__Action item__
Return exactly the span of lines in the following data that opens with the line containing "(D) vestibular collapse — typically" and closes with the line containing "[05] decolorizes bromine". Include nothing else.

═══ Data provided

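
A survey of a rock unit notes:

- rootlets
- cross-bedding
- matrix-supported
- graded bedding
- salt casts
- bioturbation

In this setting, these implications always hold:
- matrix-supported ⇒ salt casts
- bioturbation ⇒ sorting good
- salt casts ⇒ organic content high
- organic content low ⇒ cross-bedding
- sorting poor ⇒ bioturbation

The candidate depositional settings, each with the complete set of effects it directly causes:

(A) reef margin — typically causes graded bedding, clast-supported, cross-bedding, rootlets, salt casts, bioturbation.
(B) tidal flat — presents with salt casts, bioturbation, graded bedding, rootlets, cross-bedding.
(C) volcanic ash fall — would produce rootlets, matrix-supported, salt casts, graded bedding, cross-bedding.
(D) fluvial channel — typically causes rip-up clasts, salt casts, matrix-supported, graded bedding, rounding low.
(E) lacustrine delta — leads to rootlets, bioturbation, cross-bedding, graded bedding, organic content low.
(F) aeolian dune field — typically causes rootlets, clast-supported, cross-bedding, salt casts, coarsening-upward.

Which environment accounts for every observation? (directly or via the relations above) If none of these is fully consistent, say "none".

none

Per-candidate check:
(A) reef margin — fails on matrix-supported (predicts clast-supported, not matrix-supported)
(B) tidal flat — rootlets ✓; cross-bedding ✓; matrix-supported ✗; graded bedding ✓; salt casts ✓; bioturbation ✓
(C) volcanic ash fall — rootlets ✓; cross-bedding ✓; matrix-supported ✓; graded bedding ✓; salt casts ✓; bioturbation ✗
(D) fluvial channel — does not account for rootlets, cross-bedding, bioturbation
(E) lacustrine delta — does not account for matrix-supported, salt casts
(F) aeolian dune field — fails on matrix-supported, graded bedding, bioturbation (predicts clast-supported, not matrix-supported)
Every candidate fails on at least one observation.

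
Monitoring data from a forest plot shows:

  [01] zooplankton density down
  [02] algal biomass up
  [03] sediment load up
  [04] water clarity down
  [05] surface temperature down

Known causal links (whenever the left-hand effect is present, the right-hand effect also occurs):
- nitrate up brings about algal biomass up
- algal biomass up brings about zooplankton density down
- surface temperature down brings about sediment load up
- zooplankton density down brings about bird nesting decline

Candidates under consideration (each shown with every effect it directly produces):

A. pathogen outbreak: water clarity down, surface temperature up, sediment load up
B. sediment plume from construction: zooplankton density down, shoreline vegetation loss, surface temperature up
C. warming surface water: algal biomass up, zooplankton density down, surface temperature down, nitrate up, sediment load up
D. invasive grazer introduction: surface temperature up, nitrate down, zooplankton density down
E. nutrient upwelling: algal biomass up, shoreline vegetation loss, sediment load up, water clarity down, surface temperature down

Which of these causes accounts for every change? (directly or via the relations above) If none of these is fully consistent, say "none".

Per-candidate check:
(A) pathogen outbreak — zooplankton density down NO; algal biomass up NO; sediment load up yes; water clarity down yes; surface temperature down NO
(B) sediment plume from construction — fails on algal biomass up, sediment load up, water clarity down, surface temperature down (predicts surface temperature up, not surface temperature down)
(C) warming surface water — does not account for water clarity down
(D) invasive grazer introduction — zooplankton density down yes; algal biomass up NO; sediment load up NO; water clarity down NO; surface temperature down NO
(E) nutrient upwelling — zooplankton density down yes (by algal biomass up → zooplankton density down); algal biomass up yes; sediment load up yes; water clarity down yes; surface temperature down yes
(E) alone accounts for all the evidence.

E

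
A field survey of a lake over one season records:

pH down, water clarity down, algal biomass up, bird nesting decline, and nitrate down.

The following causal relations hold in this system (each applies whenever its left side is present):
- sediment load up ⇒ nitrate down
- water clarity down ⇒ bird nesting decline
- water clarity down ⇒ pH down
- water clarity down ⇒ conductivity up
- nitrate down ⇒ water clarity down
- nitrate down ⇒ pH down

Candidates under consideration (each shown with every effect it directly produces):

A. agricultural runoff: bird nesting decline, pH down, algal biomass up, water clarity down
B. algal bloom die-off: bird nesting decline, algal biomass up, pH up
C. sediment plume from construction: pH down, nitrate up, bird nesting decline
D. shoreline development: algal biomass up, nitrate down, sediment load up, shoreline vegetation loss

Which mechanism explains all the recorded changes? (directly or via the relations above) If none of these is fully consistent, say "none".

For each candidate, compare predicted effects to what was observed:
(A) agricultural runoff — does not account for nitrate down
(B) algal bloom die-off — pH down -; water clarity down -; algal biomass up +; bird nesting decline +; nitrate down -
(C) sediment plume from construction — fails on water clarity down, algal biomass up, nitrate down (predicts nitrate up, not nitrate down)
(D) shoreline development — accounts for every observation (pH down via nitrate down → pH down)
(D) alone accounts for all the evidence.

D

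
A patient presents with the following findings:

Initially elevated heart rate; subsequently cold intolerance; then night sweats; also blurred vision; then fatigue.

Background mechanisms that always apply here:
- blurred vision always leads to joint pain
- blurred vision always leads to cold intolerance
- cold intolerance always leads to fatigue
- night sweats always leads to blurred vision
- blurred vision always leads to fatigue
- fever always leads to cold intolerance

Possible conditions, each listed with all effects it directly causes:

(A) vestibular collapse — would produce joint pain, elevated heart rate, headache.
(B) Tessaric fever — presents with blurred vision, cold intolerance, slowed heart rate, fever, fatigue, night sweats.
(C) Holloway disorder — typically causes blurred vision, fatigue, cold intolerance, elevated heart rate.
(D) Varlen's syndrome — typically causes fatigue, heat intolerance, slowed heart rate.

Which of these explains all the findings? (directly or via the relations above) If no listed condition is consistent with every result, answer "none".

For each candidate, compare predicted effects to what was observed:
(A) vestibular collapse — does not account for cold intolerance, night sweats, blurred vision, fatigue
(B) Tessaric fever — elevated heart rate ✗; cold intolerance ✓; night sweats ✓; blurred vision ✓; fatigue ✓
(C) Holloway disorder — elevated heart rate ✓; cold intolerance ✓; night sweats ✗; blurred vision ✓; fatigue ✓
(D) Varlen's syndrome — elevated heart rate ✗; cold intolerance ✗; night sweats ✗; blurred vision ✗; fatigue ✓
No candidate is consistent with all observations.

none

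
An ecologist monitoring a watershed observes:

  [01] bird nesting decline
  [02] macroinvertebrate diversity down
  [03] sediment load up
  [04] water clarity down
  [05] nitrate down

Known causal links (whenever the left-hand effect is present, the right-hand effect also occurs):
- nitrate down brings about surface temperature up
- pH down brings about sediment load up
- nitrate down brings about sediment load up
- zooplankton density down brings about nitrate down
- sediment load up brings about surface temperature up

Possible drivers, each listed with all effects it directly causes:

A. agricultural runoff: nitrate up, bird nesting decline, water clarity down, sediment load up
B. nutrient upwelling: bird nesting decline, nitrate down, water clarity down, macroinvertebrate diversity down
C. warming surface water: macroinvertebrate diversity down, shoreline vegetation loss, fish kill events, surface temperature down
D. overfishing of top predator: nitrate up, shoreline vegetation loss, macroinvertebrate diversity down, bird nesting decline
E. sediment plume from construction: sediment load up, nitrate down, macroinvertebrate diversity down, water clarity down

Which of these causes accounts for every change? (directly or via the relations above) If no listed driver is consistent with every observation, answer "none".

B

Checking each candidate against the observations:
(A) agricultural runoff — fails on macroinvertebrate diversity down, nitrate down (predicts nitrate up, not nitrate down)
(B) nutrient upwelling — accounts for every observation (sediment load up through nitrate down → sediment load up)
(C) warming surface water — does not account for bird nesting decline, sediment load up, water clarity down, nitrate down
(D) overfishing of top predator — fails on sediment load up, water clarity down, nitrate down (predicts nitrate up, not nitrate down)
(E) sediment plume from construction — does not account for bird nesting decline
Only (B) is consistent with every observation.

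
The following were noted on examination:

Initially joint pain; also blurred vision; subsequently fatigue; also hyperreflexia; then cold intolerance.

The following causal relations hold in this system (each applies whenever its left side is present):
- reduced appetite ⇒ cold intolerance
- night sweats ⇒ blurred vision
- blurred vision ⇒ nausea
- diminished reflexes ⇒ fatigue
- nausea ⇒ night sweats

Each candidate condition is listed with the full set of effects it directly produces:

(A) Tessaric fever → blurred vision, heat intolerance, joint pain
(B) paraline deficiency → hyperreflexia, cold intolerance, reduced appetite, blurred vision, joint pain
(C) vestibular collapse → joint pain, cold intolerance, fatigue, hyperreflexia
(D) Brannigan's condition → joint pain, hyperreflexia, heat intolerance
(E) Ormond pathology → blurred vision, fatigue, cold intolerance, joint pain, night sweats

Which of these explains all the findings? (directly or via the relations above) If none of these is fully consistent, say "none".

Checking each candidate against the observations:
(A) Tessaric fever — joint pain +; blurred vision +; fatigue -; hyperreflexia -; cold intolerance -
(B) paraline deficiency — does not account for fatigue
(C) vestibular collapse — does not account for blurred vision
(D) Brannigan's condition — fails on blurred vision, fatigue, cold intolerance (predicts heat intolerance, not cold intolerance)
(E) Ormond pathology — does not account for hyperreflexia
None of the listed candidates fits everything.

none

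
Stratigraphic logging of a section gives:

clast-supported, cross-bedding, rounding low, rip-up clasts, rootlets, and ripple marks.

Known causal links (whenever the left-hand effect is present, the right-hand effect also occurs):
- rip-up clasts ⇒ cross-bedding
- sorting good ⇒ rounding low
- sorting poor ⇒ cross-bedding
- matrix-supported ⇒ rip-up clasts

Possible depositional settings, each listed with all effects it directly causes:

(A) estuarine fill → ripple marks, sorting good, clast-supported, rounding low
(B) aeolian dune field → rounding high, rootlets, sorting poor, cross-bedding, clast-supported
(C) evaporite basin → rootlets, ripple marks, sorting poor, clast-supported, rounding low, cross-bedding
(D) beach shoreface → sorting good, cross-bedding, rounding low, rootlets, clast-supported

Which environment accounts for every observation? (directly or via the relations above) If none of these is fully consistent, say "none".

none

For each candidate, compare predicted effects to what was observed:
(A) estuarine fill — clast-supported yes; cross-bedding NO; rounding low yes; rip-up clasts NO; rootlets NO; ripple marks yes
(B) aeolian dune field — clast-supported yes; cross-bedding yes; rounding low NO; rip-up clasts NO; rootlets yes; ripple marks NO
(C) evaporite basin — does not account for rip-up clasts
(D) beach shoreface — does not account for rip-up clasts, ripple marks
Every candidate fails on at least one observation.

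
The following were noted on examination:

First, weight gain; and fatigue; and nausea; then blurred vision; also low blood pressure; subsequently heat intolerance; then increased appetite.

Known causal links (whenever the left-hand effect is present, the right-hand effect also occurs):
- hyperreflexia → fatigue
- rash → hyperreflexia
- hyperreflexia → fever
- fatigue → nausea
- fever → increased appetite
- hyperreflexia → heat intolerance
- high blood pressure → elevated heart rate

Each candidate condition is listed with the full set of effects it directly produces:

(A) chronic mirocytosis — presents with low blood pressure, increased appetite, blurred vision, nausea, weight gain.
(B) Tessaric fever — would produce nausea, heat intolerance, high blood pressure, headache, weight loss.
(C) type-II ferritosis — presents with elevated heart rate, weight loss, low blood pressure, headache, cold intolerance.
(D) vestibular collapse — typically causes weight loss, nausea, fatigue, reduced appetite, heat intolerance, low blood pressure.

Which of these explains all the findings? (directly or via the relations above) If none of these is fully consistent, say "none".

Testing each hypothesis:
(A) chronic mirocytosis — weight gain match; fatigue miss; nausea match; blurred vision match; low blood pressure match; heat intolerance miss; increased appetite match
(B) Tessaric fever — fails on weight gain, fatigue, blurred vision, low blood pressure, increased appetite (predicts weight loss, not weight gain; predicts high blood pressure, not low blood pressure)
(C) type-II ferritosis — weight gain miss; fatigue miss; nausea miss; blurred vision miss; low blood pressure match; heat intolerance miss; increased appetite miss
(D) vestibular collapse — weight gain miss; fatigue match; nausea match; blurred vision miss; low blood pressure match; heat intolerance match; increased appetite miss
Every candidate fails on at least one observation.

none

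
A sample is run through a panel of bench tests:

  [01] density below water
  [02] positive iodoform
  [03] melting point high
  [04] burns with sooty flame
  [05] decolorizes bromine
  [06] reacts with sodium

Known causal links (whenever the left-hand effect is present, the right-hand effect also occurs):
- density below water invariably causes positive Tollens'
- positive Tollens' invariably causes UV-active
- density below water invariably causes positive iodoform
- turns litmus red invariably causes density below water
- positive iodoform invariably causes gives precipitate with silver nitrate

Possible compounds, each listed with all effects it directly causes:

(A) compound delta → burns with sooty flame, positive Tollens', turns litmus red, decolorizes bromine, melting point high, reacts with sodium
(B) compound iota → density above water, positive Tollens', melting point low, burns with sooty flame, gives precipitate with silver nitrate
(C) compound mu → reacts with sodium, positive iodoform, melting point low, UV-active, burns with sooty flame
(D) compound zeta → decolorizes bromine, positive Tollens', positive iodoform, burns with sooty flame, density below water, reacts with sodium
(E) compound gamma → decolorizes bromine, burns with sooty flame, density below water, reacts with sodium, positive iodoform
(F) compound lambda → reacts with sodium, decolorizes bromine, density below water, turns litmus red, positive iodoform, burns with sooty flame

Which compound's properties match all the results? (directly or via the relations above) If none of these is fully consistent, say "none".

Testing each hypothesis:
(A) compound delta — density below water ✓ (through turns litmus red → density below water); positive iodoform ✓ (through turns litmus red → density below water → positive iodoform); melting point high ✓; burns with sooty flame ✓; decolorizes bromine ✓; reacts with sodium ✓
(B) compound iota — density below water ✗; positive iodoform ✗; melting point high ✗; burns with sooty flame ✓; decolorizes bromine ✗; reacts with sodium ✗
(C) compound mu — fails on density below water, melting point high, decolorizes bromine (predicts melting point low, not melting point high)
(D) compound zeta — density below water ✓; positive iodoform ✓; melting point high ✗; burns with sooty flame ✓; decolorizes bromine ✓; reacts with sodium ✓
(E) compound gamma — does not account for melting point high
(F) compound lambda — density below water ✓; positive iodoform ✓; melting point high ✗; burns with sooty flame ✓; decolorizes bromine ✓; reacts with sodium ✓
(A) is the only candidate with no mismatches.

A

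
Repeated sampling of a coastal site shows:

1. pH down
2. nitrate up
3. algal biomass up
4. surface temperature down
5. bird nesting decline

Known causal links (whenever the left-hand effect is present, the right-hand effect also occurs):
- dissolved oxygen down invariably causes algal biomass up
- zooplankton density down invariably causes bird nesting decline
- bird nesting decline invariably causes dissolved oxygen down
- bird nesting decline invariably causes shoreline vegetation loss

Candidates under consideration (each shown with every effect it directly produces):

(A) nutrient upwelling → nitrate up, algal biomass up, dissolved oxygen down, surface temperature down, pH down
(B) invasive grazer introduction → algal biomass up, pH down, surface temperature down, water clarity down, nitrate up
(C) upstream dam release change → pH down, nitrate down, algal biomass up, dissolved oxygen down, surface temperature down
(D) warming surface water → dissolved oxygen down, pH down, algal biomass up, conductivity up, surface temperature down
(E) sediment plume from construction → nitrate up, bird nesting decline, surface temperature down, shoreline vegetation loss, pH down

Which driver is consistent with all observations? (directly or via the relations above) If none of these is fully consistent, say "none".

E

Per-candidate check:
(A) nutrient upwelling — pH down ✓; nitrate up ✓; algal biomass up ✓; surface temperature down ✓; bird nesting decline ✗
(B) invasive grazer introduction — pH down ✓; nitrate up ✓; algal biomass up ✓; surface temperature down ✓; bird nesting decline ✗
(C) upstream dam release change — pH down ✓; nitrate up ✗; algal biomass up ✓; surface temperature down ✓; bird nesting decline ✗
(D) warming surface water — pH down ✓; nitrate up ✗; algal biomass up ✓; surface temperature down ✓; bird nesting decline ✗
(E) sediment plume from construction — pH down ✓; nitrate up ✓; algal biomass up ✓ (via bird nesting decline → dissolved oxygen down → algal biomass up); surface temperature down ✓; bird nesting decline ✓
(E) alone accounts for all the evidence.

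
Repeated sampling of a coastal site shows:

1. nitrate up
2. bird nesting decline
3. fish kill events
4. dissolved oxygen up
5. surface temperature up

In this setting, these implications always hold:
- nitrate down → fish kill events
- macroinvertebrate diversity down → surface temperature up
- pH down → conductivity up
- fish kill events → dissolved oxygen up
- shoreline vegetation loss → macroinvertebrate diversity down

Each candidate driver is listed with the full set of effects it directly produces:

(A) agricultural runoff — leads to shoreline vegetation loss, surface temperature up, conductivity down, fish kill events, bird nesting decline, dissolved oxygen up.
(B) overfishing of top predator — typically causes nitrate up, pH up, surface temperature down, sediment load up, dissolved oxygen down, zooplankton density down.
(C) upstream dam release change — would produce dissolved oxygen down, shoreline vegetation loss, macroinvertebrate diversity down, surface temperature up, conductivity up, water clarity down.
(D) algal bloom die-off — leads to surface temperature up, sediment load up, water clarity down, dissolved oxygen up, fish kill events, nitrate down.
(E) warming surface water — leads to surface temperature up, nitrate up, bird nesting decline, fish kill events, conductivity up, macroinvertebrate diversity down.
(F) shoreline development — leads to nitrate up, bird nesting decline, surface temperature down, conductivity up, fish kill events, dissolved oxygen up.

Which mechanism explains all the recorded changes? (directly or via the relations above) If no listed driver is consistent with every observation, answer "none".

E

Checking each candidate against the observations:
(A) agricultural runoff — does not account for nitrate up
(B) overfishing of top predator — nitrate up match; bird nesting decline miss; fish kill events miss; dissolved oxygen up miss; surface temperature up miss
(C) upstream dam release change — nitrate up miss; bird nesting decline miss; fish kill events miss; dissolved oxygen up miss; surface temperature up match
(D) algal bloom die-off — fails on nitrate up, bird nesting decline (predicts nitrate down, not nitrate up)
(E) warming surface water — nitrate up match; bird nesting decline match; fish kill events match; dissolved oxygen up match (by fish kill events → dissolved oxygen up); surface temperature up match
(F) shoreline development — nitrate up match; bird nesting decline match; fish kill events match; dissolved oxygen up match; surface temperature up miss
(E) is the only candidate with no mismatches.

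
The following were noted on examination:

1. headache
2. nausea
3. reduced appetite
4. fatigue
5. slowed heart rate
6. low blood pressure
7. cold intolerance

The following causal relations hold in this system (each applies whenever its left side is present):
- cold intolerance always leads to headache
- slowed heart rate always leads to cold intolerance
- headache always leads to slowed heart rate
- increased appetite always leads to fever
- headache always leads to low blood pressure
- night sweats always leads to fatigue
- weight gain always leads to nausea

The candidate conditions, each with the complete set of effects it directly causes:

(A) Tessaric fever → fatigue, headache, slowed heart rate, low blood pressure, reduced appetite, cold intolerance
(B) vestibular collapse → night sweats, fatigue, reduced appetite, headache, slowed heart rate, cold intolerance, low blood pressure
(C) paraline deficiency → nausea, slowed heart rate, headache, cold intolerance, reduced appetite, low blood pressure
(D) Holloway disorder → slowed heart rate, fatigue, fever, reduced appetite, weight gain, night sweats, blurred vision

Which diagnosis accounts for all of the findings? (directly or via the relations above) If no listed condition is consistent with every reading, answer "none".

Per-candidate check:
(A) Tessaric fever — does not account for nausea
(B) vestibular collapse — headache yes; nausea NO; reduced appetite yes; fatigue yes; slowed heart rate yes; low blood pressure yes; cold intolerance yes
(C) paraline deficiency — headache yes; nausea yes; reduced appetite yes; fatigue NO; slowed heart rate yes; low blood pressure yes; cold intolerance yes
(D) Holloway disorder — accounts for every observation (headache by slowed heart rate → cold intolerance → headache)
Only (D) is consistent with every observation.

D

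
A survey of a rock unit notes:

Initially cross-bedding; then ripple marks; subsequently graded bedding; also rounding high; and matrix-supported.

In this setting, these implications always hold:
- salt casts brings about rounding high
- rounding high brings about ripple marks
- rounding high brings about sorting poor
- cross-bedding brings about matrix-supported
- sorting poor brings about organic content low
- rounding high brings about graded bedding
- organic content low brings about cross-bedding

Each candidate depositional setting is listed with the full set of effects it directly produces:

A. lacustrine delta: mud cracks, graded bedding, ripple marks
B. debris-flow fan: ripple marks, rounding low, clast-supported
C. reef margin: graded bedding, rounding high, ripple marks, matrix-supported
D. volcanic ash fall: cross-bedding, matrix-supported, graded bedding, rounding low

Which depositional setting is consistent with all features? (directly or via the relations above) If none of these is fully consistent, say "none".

Checking each candidate against the observations:
(A) lacustrine delta — does not account for cross-bedding, rounding high, matrix-supported
(B) debris-flow fan — fails on cross-bedding, graded bedding, rounding high, matrix-supported (predicts rounding low, not rounding high; predicts clast-supported, not matrix-supported)
(C) reef margin — accounts for every observation (cross-bedding by rounding high → sorting poor → organic content low → cross-bedding)
(D) volcanic ash fall — fails on ripple marks, rounding high (predicts rounding low, not rounding high)
(C) alone accounts for all the evidence.

C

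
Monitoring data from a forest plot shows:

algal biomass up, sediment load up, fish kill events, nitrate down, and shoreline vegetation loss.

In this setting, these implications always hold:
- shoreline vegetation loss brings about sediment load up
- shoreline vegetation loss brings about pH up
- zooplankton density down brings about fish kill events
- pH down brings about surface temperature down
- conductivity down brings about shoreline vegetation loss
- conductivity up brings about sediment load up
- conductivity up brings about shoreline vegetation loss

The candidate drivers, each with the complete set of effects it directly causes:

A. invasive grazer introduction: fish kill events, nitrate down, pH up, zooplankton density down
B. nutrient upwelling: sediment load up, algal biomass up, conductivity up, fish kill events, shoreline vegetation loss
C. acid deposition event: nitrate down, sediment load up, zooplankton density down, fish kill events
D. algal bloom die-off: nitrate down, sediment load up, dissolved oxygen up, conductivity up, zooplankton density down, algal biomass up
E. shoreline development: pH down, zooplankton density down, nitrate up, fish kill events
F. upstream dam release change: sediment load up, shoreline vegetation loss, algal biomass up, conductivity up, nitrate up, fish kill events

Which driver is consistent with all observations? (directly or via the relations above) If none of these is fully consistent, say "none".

D

Checking each candidate against the observations:
(A) invasive grazer introduction — does not account for algal biomass up, sediment load up, shoreline vegetation loss
(B) nutrient upwelling — does not account for nitrate down
(C) acid deposition event — algal biomass up -; sediment load up +; fish kill events +; nitrate down +; shoreline vegetation loss -
(D) algal bloom die-off — algal biomass up +; sediment load up +; fish kill events + (by zooplankton density down → fish kill events); nitrate down +; shoreline vegetation loss + (by conductivity up → shoreline vegetation loss)
(E) shoreline development — fails on algal biomass up, sediment load up, nitrate down, shoreline vegetation loss (predicts nitrate up, not nitrate down)
(F) upstream dam release change — algal biomass up +; sediment load up +; fish kill events +; nitrate down -; shoreline vegetation loss +
Only (D) is consistent with every observation.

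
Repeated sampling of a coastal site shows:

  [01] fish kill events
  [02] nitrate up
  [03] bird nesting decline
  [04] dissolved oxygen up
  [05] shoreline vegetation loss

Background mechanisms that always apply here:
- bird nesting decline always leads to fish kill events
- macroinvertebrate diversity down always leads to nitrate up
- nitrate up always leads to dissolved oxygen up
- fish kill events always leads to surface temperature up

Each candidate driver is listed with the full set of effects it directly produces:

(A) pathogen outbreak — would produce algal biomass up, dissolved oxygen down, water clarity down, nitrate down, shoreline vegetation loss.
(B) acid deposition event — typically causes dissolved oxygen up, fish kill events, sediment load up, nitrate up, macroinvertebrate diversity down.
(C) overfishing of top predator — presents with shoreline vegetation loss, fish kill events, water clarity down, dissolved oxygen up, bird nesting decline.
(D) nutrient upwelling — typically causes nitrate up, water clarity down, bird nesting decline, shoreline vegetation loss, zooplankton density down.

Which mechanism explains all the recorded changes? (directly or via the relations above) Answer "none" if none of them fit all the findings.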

══════

__Result for this exercise__
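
(D) vestibular collapse — typically causes weight loss, nausea, fatigue, reduced appetite, heat intolerance, low blood pressure.

Which of these explains all the findings? (directly or via the relations above) If none of these is fully consistent, say "none".

Testing each hypothesis:
(A) chronic mirocytosis — weight gain match; fatigue miss; nausea match; blurred vision match; low blood pressure match; heat intolerance miss; increased appetite match
(B) Tessaric fever — fails on weight gain, fatigue, blurred vision, low blood pressure, increased appetite (predicts weight loss, not weight gain; predicts high blood pressure, not low blood pressure)
(C) type-II ferritosis — weight gain miss; fatigue miss; nausea miss; blurred vision miss; low blood pressure match; heat intolerance miss; increased appetite miss
(D) vestibular collapse — weight gain miss; fatigue match; nausea match; blurred vision miss; low blood pressure match; heat intolerance match; increased appetite miss
Every candidate fails on at least one observation.

none

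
A sample is run through a panel of bench tests:

  [01] density below water
  [02] positive iodoform
  [03] melting point high
  [04] burns with sooty flame
  [05] decolorizes bromine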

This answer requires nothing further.